WORK INSTRUCTION: From the listing below, output only the lines starting at the line that has "Input grid (7" and ending at the line that has "134 193 249", exactly as they appear, ends included.

DATA TO PROCESS:

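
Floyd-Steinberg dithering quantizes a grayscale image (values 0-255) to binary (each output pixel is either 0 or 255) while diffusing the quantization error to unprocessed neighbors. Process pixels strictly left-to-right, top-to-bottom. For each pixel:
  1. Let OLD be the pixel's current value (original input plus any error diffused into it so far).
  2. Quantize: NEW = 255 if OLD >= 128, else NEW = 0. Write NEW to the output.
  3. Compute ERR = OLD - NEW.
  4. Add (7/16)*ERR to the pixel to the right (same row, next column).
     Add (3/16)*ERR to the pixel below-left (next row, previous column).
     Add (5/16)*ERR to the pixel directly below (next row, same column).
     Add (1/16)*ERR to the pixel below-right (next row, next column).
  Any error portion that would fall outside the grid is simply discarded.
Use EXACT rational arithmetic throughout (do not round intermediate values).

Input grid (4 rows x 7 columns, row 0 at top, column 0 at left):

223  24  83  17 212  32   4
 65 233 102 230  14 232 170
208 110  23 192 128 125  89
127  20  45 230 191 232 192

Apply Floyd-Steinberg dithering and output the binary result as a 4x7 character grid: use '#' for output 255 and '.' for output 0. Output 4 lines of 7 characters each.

Answer: #...#..
.###.##
#..#.#.
#..####

Derivation:
(0,0): OLD=223 → NEW=255, ERR=-32
(0,1): OLD=10 → NEW=0, ERR=10
(0,2): OLD=699/8 → NEW=0, ERR=699/8
(0,3): OLD=7069/128 → NEW=0, ERR=7069/128
(0,4): OLD=483659/2048 → NEW=255, ERR=-38581/2048
(0,5): OLD=778509/32768 → NEW=0, ERR=778509/32768
(0,6): OLD=7546715/524288 → NEW=0, ERR=7546715/524288
(1,0): OLD=455/8 → NEW=0, ERR=455/8
(1,1): OLD=17625/64 → NEW=255, ERR=1305/64
(1,2): OLD=305573/2048 → NEW=255, ERR=-216667/2048
(1,3): OLD=1662173/8192 → NEW=255, ERR=-426787/8192
(1,4): OLD=-3551293/524288 → NEW=0, ERR=-3551293/524288
(1,5): OLD=998171067/4194304 → NEW=255, ERR=-71376453/4194304
(1,6): OLD=11310389461/67108864 → NEW=255, ERR=-5802370859/67108864
(2,0): OLD=235107/1024 → NEW=255, ERR=-26013/1024
(2,1): OLD=2915577/32768 → NEW=0, ERR=2915577/32768
(2,2): OLD=10681019/524288 → NEW=0, ERR=10681019/524288
(2,3): OLD=741343699/4194304 → NEW=255, ERR=-328203821/4194304
(2,4): OLD=2858905911/33554432 → NEW=0, ERR=2858905911/33554432
(2,5): OLD=150670616433/1073741824 → NEW=255, ERR=-123133548687/1073741824
(2,6): OLD=184611475879/17179869184 → NEW=0, ERR=184611475879/17179869184
(3,0): OLD=71169227/524288 → NEW=255, ERR=-62524213/524288
(3,1): OLD=-8963385/4194304 → NEW=0, ERR=-8963385/4194304
(3,2): OLD=1386489169/33554432 → NEW=0, ERR=1386489169/33554432
(3,3): OLD=32329471013/134217728 → NEW=255, ERR=-1896049627/134217728
(3,4): OLD=3179180356555/17179869184 → NEW=255, ERR=-1201686285365/17179869184
(3,5): OLD=23763390386281/137438953472 → NEW=255, ERR=-11283542749079/137438953472
(3,6): OLD=334851030625655/2199023255552 → NEW=255, ERR=-225899899540105/2199023255552
Row 0: #...#..
Row 1: .###.##
Row 2: #..#.#.
Row 3: #..####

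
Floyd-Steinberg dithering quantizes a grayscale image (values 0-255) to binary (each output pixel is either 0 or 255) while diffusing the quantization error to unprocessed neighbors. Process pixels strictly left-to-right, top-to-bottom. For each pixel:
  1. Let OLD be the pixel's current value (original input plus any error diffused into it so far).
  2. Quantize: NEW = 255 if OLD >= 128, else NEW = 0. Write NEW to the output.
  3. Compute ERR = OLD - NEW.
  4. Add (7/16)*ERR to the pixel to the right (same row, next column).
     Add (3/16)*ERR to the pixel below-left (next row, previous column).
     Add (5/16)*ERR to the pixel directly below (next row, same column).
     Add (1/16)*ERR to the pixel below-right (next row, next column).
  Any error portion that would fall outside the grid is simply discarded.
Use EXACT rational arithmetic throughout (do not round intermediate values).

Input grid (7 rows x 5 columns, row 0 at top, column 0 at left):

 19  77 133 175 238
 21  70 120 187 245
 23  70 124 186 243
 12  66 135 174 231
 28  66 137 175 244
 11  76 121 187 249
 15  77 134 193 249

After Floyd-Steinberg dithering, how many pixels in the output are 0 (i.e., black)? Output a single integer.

(0,0): OLD=19 → NEW=0, ERR=19
(0,1): OLD=1365/16 → NEW=0, ERR=1365/16
(0,2): OLD=43603/256 → NEW=255, ERR=-21677/256
(0,3): OLD=565061/4096 → NEW=255, ERR=-479419/4096
(0,4): OLD=12241635/65536 → NEW=255, ERR=-4470045/65536
(1,0): OLD=10991/256 → NEW=0, ERR=10991/256
(1,1): OLD=206345/2048 → NEW=0, ERR=206345/2048
(1,2): OLD=7930173/65536 → NEW=0, ERR=7930173/65536
(1,3): OLD=48570489/262144 → NEW=255, ERR=-18276231/262144
(1,4): OLD=779587147/4194304 → NEW=255, ERR=-289960373/4194304
(2,0): OLD=1812339/32768 → NEW=0, ERR=1812339/32768
(2,1): OLD=158392481/1048576 → NEW=255, ERR=-108994399/1048576
(2,2): OLD=1838161699/16777216 → NEW=0, ERR=1838161699/16777216
(2,3): OLD=55498332601/268435456 → NEW=255, ERR=-12952708679/268435456
(2,4): OLD=841505912271/4294967296 → NEW=255, ERR=-253710748209/4294967296
(3,0): OLD=164317635/16777216 → NEW=0, ERR=164317635/16777216
(3,1): OLD=8294907143/134217728 → NEW=0, ERR=8294907143/134217728
(3,2): OLD=776241528701/4294967296 → NEW=255, ERR=-318975131779/4294967296
(3,3): OLD=1049697935701/8589934592 → NEW=0, ERR=1049697935701/8589934592
(3,4): OLD=36144689642121/137438953472 → NEW=255, ERR=1097756506761/137438953472
(4,0): OLD=91586968973/2147483648 → NEW=0, ERR=91586968973/2147483648
(4,1): OLD=6230028092301/68719476736 → NEW=0, ERR=6230028092301/68719476736
(4,2): OLD=198165022023139/1099511627776 → NEW=255, ERR=-82210443059741/1099511627776
(4,3): OLD=3119654657630093/17592186044416 → NEW=255, ERR=-1366352783695987/17592186044416
(4,4): OLD=61967770368170843/281474976710656 → NEW=255, ERR=-9808348693046437/281474976710656
(5,0): OLD=45438627218119/1099511627776 → NEW=0, ERR=45438627218119/1099511627776
(5,1): OLD=976869988110741/8796093022208 → NEW=0, ERR=976869988110741/8796093022208
(5,2): OLD=38653645411301565/281474976710656 → NEW=255, ERR=-33122473649915715/281474976710656
(5,3): OLD=112634168142690195/1125899906842624 → NEW=0, ERR=112634168142690195/1125899906842624
(5,4): OLD=4990410853842373473/18014398509481984 → NEW=255, ERR=396739233924467553/18014398509481984
(6,0): OLD=6859217378386903/140737488355328 → NEW=0, ERR=6859217378386903/140737488355328
(6,1): OLD=511370280320754713/4503599627370496 → NEW=0, ERR=511370280320754713/4503599627370496
(6,2): OLD=12437279122959350947/72057594037927936 → NEW=255, ERR=-5937407356712272733/72057594037927936
(6,3): OLD=213276450250511607233/1152921504606846976 → NEW=255, ERR=-80718533424234371647/1152921504606846976
(6,4): OLD=4270503483417982127495/18446744073709551616 → NEW=255, ERR=-433416255377953534585/18446744073709551616
Output grid:
  Row 0: ..###  (2 black, running=2)
  Row 1: ...##  (3 black, running=5)
  Row 2: .#.##  (2 black, running=7)
  Row 3: ..#.#  (3 black, running=10)
  Row 4: ..###  (2 black, running=12)
  Row 5: ..#.#  (3 black, running=15)
  Row 6: ..###  (2 black, running=17)

Answer: 17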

ANSWER BELOW:
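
Input grid (7 rows x 5 columns, row 0 at top, column 0 at left):

 19  77 133 175 238
 21  70 120 187 245
 23  70 124 186 243
 12  66 135 174 231
 28  66 137 175 244
 11  76 121 187 249
 15  77 134 193 249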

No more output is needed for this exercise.